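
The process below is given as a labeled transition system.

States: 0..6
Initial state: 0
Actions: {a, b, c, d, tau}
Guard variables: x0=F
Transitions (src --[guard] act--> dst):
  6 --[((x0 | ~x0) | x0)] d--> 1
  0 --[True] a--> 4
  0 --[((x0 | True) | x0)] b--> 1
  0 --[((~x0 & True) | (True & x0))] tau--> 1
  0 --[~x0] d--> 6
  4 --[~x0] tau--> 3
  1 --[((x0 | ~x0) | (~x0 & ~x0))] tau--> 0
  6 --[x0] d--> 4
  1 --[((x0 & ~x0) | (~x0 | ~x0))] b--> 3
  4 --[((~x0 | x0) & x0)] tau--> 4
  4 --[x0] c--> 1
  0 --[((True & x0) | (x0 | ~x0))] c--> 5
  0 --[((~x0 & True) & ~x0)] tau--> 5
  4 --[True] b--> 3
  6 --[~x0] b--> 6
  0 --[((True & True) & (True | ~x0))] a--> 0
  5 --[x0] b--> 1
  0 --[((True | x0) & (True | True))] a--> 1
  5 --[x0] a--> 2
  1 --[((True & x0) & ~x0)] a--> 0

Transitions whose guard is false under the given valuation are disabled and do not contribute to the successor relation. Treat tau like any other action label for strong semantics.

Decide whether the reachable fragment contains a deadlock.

Answer: DEADLOCK at state 3

Working:
R = {0,1,3,4,5,6}
  0: a→0  a→1  a→4  b→1  c→5  d→6  tau→1  tau→5  [8 out]
  1: b→3  tau→0  [2 out]
  3: ∅  [STUCK]
  4: b→3  tau→3  [2 out]
  5: ∅  [STUCK]
  6: b→6  d→1  [2 out]
trace reaching 3: a·b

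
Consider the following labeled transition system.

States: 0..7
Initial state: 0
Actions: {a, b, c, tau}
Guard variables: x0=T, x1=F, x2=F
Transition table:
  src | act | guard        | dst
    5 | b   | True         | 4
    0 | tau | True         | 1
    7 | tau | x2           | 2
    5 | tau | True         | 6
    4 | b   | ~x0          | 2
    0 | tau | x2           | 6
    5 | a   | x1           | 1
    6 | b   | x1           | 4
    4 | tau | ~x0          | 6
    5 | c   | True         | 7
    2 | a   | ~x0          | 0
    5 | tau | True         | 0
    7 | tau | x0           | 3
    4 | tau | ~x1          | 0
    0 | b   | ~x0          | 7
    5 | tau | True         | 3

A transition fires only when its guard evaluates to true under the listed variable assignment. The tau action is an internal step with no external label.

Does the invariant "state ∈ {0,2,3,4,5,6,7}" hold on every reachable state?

Answer: INVARIANT VIOLATED at state 1

Working:
Allowed set {0,2,3,4,5,6,7}
Reach set: {0,1}
  0: ok
  1: ✗ unsafe
witness against invariant: tau → 1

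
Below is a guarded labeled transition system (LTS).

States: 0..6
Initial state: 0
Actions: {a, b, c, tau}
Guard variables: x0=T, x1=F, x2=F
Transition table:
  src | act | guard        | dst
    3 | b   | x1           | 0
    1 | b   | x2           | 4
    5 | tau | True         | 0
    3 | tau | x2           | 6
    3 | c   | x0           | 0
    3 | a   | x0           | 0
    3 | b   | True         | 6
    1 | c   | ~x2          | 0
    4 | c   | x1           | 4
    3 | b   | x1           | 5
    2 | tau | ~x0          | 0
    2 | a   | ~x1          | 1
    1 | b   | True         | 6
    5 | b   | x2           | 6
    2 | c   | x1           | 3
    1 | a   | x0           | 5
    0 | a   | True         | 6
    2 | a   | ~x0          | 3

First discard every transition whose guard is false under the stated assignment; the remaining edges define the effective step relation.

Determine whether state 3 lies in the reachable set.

Answer: UNREACHABLE

Analysis:
After dropping false guards: 9 live edges.
L0 = {0}
L1 = {6}  now seen {0,6}
Reach set: {0,6}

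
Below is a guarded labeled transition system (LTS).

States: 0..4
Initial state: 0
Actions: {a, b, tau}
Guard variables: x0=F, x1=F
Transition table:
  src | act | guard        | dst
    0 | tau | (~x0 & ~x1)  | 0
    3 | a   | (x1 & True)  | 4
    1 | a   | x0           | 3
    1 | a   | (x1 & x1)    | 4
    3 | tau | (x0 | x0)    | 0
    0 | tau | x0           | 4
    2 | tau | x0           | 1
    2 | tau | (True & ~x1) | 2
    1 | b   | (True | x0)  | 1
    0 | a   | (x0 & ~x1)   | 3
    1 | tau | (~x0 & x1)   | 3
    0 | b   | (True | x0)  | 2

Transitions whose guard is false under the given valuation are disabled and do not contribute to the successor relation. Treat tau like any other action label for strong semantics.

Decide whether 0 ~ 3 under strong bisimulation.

Answer: NOT BISIMILAR

Analysis:
Refine partition for ~:
  π0 = {{0,1,2,3,4}}
  π1 = {{0},{1},{2},{3,4}}
4 equivalence class(es) (converged in 2)
class of 0: {0}; class of 3: {3,4}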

- - - - -

TASK TO COMPLETE ▸ Reproduce the entries above exactly.

SOLUTION ▸
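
The process below is given as a labeled transition system.

States: 0..6
Initial state: 0
Actions: {a, b, c, d, tau}
Guard variables: x0=F
Transitions (src --[guard] act--> dst):
  6 --[((x0 | ~x0) | x0)] d--> 1
  0 --[True] a--> 4
  0 --[((x0 | True) | x0)] b--> 1
  0 --[((~x0 & True) | (True & x0))] tau--> 1
  0 --[~x0] d--> 6
  4 --[~x0] tau--> 3
  1 --[((x0 | ~x0) | (~x0 & ~x0))] tau--> 0
  6 --[x0] d--> 4
  1 --[((x0 & ~x0) | (~x0 | ~x0))] b--> 3
  4 --[((~x0 | x0) & x0)] tau--> 4
  4 --[x0] c--> 1
  0 --[((True & x0) | (x0 | ~x0))] c--> 5
  0 --[((~x0 & True) & ~x0)] tau--> 5
  4 --[True] b--> 3
  6 --[~x0] b--> 6
  0 --[((True & True) & (True | ~x0))] a--> 0
  5 --[x0] b--> 1
  0 --[((True | x0) & (True | True))] a--> 1
  5 --[x0] a--> 2
  1 --[((True & x0) & ~x0)] a--> 0

Transitions whose guard is false under the given valuation are disabled and do not contribute to the successor relation. Treat tau like any other action label for strong semantics.

Decide whether the reachable fragment contains a deadlock.

Answer: DEADLOCK at state 3

Working:
R = {0,1,3,4,5,6}
  0: a→0  a→1  a→4  b→1  c→5  d→6  tau→1  tau→5  [8 out]
  1: b→3  tau→0  [2 out]
  3: ∅  [STUCK]
  4: b→3  tau→3  [2 out]
  5: ∅  [STUCK]
  6: b→6  d→1  [2 out]
trace reaching 3: a·b

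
Consider the following labeled transition system.

States: 0..7
Initial state: 0
Actions: {a, b, c, tau}
Guard variables: x0=T, x1=F, x2=F
Transition table:
  src | act | guard        | dst
    5 | b   | True         | 4
    0 | tau | True         | 1
    7 | tau | x2           | 2
    5 | tau | True         | 6
    4 | b   | ~x0          | 2
    0 | tau | x2           | 6
    5 | a   | x1           | 1
    6 | b   | x1           | 4
    4 | tau | ~x0          | 6
    5 | c   | True         | 7
    2 | a   | ~x0          | 0
    5 | tau | True         | 0
    7 | tau | x0           | 3
    4 | tau | ~x1          | 0
    0 | b   | ~x0          | 7
    5 | tau | True         | 3

A transition fires only when its guard evaluates to true under the listed variable assignment. The tau action is an internal step with no external label.

Does the invariant "state ∈ {0,2,3,4,5,6,7}" hold on every reachable state?

Answer: INVARIANT VIOLATED at state 1

Working:
Allowed set {0,2,3,4,5,6,7}
Reach set: {0,1}
  0: ok
  1: ✗ unsafe
witness against invariant: tau → 1

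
Below is a guarded labeled transition system (LTS).

States: 0..6
Initial state: 0
Actions: {a, b, c, tau}
Guard variables: x0=T, x1=F, x2=F
Transition table:
  src | act | guard        | dst
    3 | b   | x1           | 0
    1 | b   | x2           | 4
    5 | tau | True         | 0
    3 | tau | x2           | 6
    3 | c   | x0           | 0
    3 | a   | x0           | 0
    3 | b   | True         | 6
    1 | c   | ~x2          | 0
    4 | c   | x1           | 4
    3 | b   | x1           | 5
    2 | tau | ~x0          | 0
    2 | a   | ~x1          | 1
    1 | b   | True         | 6
    5 | b   | x2           | 6
    2 | c   | x1           | 3
    1 | a   | x0           | 5
    0 | a   | True         | 6
    2 | a   | ~x0          | 3

First discard every transition whose guard is false under the stated assignment; the remaining edges define the effective step relation.

Determine whether state 3 lies in the reachable set.

Answer: UNREACHABLE

Analysis:
After dropping false guards: 9 live edges.
L0 = {0}
L1 = {6}  now seen {0,6}
Reach set: {0,6}

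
Below is a guarded labeled transition system (LTS).

States: 0..4
Initial state: 0
Actions: {a, b, tau}
Guard variables: x0=F, x1=F
Transition table:
  src | act | guard        | dst
    0 | tau | (~x0 & ~x1)  | 0
    3 | a   | (x1 & True)  | 4
    1 | a   | x0           | 3
    1 | a   | (x1 & x1)    | 4
    3 | tau | (x0 | x0)    | 0
    0 | tau | x0           | 4
    2 | tau | x0           | 1
    2 | tau | (True & ~x1) | 2
    1 | b   | (True | x0)  | 1
    0 | a   | (x0 & ~x1)   | 3
    1 | tau | (~x0 & x1)   | 3
    0 | b   | (True | x0)  | 2

Transitions whose guard is false under the given valuation are disabled and do not contribute to the successor relation. Treat tau like any other action label for strong semantics.

Decide whether 0 ~ 3 under strong bisimulation.

Answer: NOT BISIMILAR

Analysis:
Refine partition for ~:
  π0 = {{0,1,2,3,4}}
  π1 = {{0},{1},{2},{3,4}}
4 equivalence class(es) (converged in 2)
class of 0: {0}; class of 3: {3,4}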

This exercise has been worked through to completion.